● **Material supplied**
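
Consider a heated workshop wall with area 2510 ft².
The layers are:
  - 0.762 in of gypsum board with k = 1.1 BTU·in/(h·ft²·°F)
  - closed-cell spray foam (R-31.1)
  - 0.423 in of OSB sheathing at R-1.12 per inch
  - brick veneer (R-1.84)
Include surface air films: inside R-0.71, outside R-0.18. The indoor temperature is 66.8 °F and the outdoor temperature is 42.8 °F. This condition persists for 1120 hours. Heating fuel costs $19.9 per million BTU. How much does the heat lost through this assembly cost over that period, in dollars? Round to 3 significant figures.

0.762/1.1 = 0.6927
0.423 × 1.12 = 0.4738
R_total = 0.71 + 0.6927 + 31.1 + 0.4738 + 1.84 + 0.18 = 35 ft²·°F·h/BTU
Q = 2510 × (66.8 − 42.8) / 35 = 1721 BTU/h
E = 1721 × 1120 = 1928000 BTU
Cost = 1928000/10⁶ × 19.9 = $38.36

38.4 dollars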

● **What is needed**
Word for word, output all of the material above.

● **Final answer**
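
Consider a heated workshop wall with area 2510 ft².
The layers are:
  - 0.762 in of gypsum board with k = 1.1 BTU·in/(h·ft²·°F)
  - closed-cell spray foam (R-31.1)
  - 0.423 in of OSB sheathing at R-1.12 per inch
  - brick veneer (R-1.84)
Include surface air films: inside R-0.71, outside R-0.18. The indoor temperature is 66.8 °F and the outdoor temperature is 42.8 °F. This condition persists for 1120 hours. Heating fuel costs $19.9 per million BTU. How much does the heat lost through this assembly cost over that period, in dollars? Round to 3 significant figures.

0.762/1.1 = 0.6927
0.423 × 1.12 = 0.4738
R_total = 0.71 + 0.6927 + 31.1 + 0.4738 + 1.84 + 0.18 = 35 ft²·°F·h/BTU
Q = 2510 × (66.8 − 42.8) / 35 = 1721 BTU/h
E = 1721 × 1120 = 1928000 BTU
Cost = 1928000/10⁶ × 19.9 = $38.36

38.4 dollars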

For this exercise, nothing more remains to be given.